Records from a data source
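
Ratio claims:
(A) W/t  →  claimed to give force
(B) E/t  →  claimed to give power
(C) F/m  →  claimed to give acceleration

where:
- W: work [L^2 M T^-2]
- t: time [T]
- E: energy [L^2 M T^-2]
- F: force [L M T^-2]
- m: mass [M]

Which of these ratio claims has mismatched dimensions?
(A) W/t does not give force

(A) W/t: [L^2 M T^-3] ≠ force [L M T^-2] ✗
(B) E/t: [L^2 M T^-3] = power [L^2 M T^-3] ✓
(C) F/m: [L T^-2] = acceleration [L T^-2] ✓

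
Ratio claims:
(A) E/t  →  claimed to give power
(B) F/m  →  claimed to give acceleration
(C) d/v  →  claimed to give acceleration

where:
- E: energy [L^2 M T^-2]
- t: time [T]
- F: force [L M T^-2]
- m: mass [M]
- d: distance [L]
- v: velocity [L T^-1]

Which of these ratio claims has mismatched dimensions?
(C) d/v does not give acceleration

(A) E/t: [L^2 M T^-3] = power [L^2 M T^-3] ✓
(B) F/m: [L T^-2] = acceleration [L T^-2] ✓
(C) d/v: [T] ≠ acceleration [L T^-2] ✗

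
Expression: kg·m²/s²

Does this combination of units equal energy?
Yes

The expression kg·m²/s² has dimensions [L^2 M T^-2], which is exactly energy [L^2 M T^-2].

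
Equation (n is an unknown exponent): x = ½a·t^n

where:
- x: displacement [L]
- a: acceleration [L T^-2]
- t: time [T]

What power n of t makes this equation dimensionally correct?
n = 2

x has dimensions [L]; t has dimensions [T].
The rest of the RHS has dimensions [L T^-2], so t^n must supply [T^2].
With n = 2: ½a·t^2 has dimensions [L], matching the LHS ✓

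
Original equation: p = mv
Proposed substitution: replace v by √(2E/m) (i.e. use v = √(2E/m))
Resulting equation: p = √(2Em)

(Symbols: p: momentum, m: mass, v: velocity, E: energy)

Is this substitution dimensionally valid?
Yes

[v] = [L T^-1] and [√(2E/m)] = [L T^-1]. These match, so the substitution replaces a quantity by one of the same dimensions and the result p = √(2Em) has LHS [L M T^-1] vs RHS [L M T^-1] — still consistent.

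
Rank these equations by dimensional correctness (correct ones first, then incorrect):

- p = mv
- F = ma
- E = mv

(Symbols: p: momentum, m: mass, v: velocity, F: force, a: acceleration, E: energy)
Dimensionally correct: p = mv, F = ma
Dimensionally incorrect: E = mv
Ordered (correct first, then incorrect): p = mv, F = ma, E = mv

- p = mv: LHS [L M T^-1], RHS [L M T^-1] → correct ✓
- F = ma: LHS [L M T^-2], RHS [L M T^-2] → correct ✓
- E = mv: LHS [L^2 M T^-2], RHS [L M T^-1] → incorrect ✗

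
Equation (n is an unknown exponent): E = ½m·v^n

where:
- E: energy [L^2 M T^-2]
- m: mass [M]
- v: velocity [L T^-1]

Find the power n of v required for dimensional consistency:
n = 2

E has dimensions [L^2 M T^-2]; v has dimensions [L T^-1].
The rest of the RHS has dimensions [M], so v^n must supply [L^2 T^-2].
With n = 2: ½m·v^2 has dimensions [L^2 M T^-2], matching the LHS ✓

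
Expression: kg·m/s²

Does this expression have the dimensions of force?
Yes

The expression kg·m/s² has dimensions [L M T^-2], which is exactly force [L M T^-2].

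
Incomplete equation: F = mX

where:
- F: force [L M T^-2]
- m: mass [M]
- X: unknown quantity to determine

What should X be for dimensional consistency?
X = a (acceleration), dimensions [L T^-2]

F has dimensions [L M T^-2]; the rest of the RHS (m) has dimensions [M].
So X must have dimensions [L T^-2] — X = a (acceleration).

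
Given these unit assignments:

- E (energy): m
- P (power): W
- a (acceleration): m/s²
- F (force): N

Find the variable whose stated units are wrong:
E

The variable E (energy) should have units J, not m.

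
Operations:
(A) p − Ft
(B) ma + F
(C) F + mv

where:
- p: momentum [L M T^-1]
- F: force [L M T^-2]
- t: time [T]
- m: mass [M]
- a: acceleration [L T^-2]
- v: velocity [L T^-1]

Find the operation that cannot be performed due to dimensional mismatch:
(C) F + mv

(A) p − Ft: p [L M T^-1] and Ft [L M T^-1] — same dimensions ✓
(B) ma + F: ma [L M T^-2] and F [L M T^-2] — same dimensions ✓
(C) F + mv: F [L M T^-2] and mv [L M T^-1] — different dimensions cannot be added/subtracted ✗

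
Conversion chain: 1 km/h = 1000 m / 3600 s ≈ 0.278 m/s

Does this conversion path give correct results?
The chain is correct (no errors).

Correct: 1 km = 1000 m, 1 h = 3600 s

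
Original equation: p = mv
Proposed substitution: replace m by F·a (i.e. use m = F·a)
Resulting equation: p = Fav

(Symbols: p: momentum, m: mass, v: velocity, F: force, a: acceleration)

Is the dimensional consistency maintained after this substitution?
No

[m] = [M] and [F·a] = [L^2 M T^-4]. These differ, so the substitution replaces a quantity by one of different dimensions and the result p = Fav has LHS [L M T^-1] vs RHS [L^3 M T^-5] — inconsistent.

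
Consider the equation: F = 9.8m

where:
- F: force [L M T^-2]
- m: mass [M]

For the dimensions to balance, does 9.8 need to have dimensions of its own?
Yes

F has dimensions [L M T^-2], while m alone has dimensions [M]. For the equation to balance, the factor 9.8 must carry dimensions [L T^-2] — it is a dimensional constant (a numerical value of a physical quantity with its units suppressed), not a pure number.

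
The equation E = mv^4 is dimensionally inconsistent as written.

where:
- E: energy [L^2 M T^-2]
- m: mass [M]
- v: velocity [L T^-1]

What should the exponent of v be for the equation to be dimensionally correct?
The exponent of v should be 2: E = mv^2

The LHS E has dimensions [L^2 M T^-2]; v has dimensions [L T^-1].
As written, the RHS mv^4 (exponent 4 on v) has dimensions [L^4 M T^-4], which does not match.
With exponent 2, the RHS mv^2 has dimensions [L^2 M T^-2], matching the LHS.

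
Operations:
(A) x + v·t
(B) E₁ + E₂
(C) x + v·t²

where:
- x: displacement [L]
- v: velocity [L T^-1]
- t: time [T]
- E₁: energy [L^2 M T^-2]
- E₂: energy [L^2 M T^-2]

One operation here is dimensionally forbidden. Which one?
(C) x + v·t²

(A) x + v·t: x [L] and v·t [L] — same dimensions ✓
(B) E₁ + E₂: E₁ [L^2 M T^-2] and E₂ [L^2 M T^-2] — same dimensions ✓
(C) x + v·t²: x [L] and v·t² [L T] — different dimensions cannot be added/subtracted ✗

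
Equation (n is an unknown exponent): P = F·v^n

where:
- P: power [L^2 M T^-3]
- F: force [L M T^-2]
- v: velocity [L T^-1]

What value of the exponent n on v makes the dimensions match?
n = 1

P has dimensions [L^2 M T^-3]; v has dimensions [L T^-1].
The rest of the RHS has dimensions [L M T^-2], so v^n must supply [L T^-1].
With n = 1: F·v^1 has dimensions [L^2 M T^-3], matching the LHS ✓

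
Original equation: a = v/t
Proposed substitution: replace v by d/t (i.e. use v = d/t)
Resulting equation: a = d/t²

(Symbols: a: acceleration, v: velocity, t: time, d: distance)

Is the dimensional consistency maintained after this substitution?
Yes

[v] = [L T^-1] and [d/t] = [L T^-1]. These match, so the substitution replaces a quantity by one of the same dimensions and the result a = d/t² has LHS [L T^-2] vs RHS [L T^-2] — still consistent.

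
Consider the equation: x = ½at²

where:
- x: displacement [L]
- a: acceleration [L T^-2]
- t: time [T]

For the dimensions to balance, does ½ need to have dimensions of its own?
No

x has dimensions [L] and at² already has dimensions [L], so the equation balances without ½ contributing any dimensions. ½ is a pure (dimensionless) number; changing or removing it would not affect dimensional consistency.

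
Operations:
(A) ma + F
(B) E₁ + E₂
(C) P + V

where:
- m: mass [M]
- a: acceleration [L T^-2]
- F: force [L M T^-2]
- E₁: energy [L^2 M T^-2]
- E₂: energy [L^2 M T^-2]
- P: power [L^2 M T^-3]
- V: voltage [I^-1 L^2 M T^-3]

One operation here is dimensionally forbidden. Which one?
(C) P + V

(A) ma + F: ma [L M T^-2] and F [L M T^-2] — same dimensions ✓
(B) E₁ + E₂: E₁ [L^2 M T^-2] and E₂ [L^2 M T^-2] — same dimensions ✓
(C) P + V: P [L^2 M T^-3] and V [I^-1 L^2 M T^-3] — different dimensions cannot be added/subtracted ✗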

# WORK INSTRUCTIONS
Using the entries above, work out how many lines contain the string "distance". Respond with that number alone.

# ANSWER BOX
2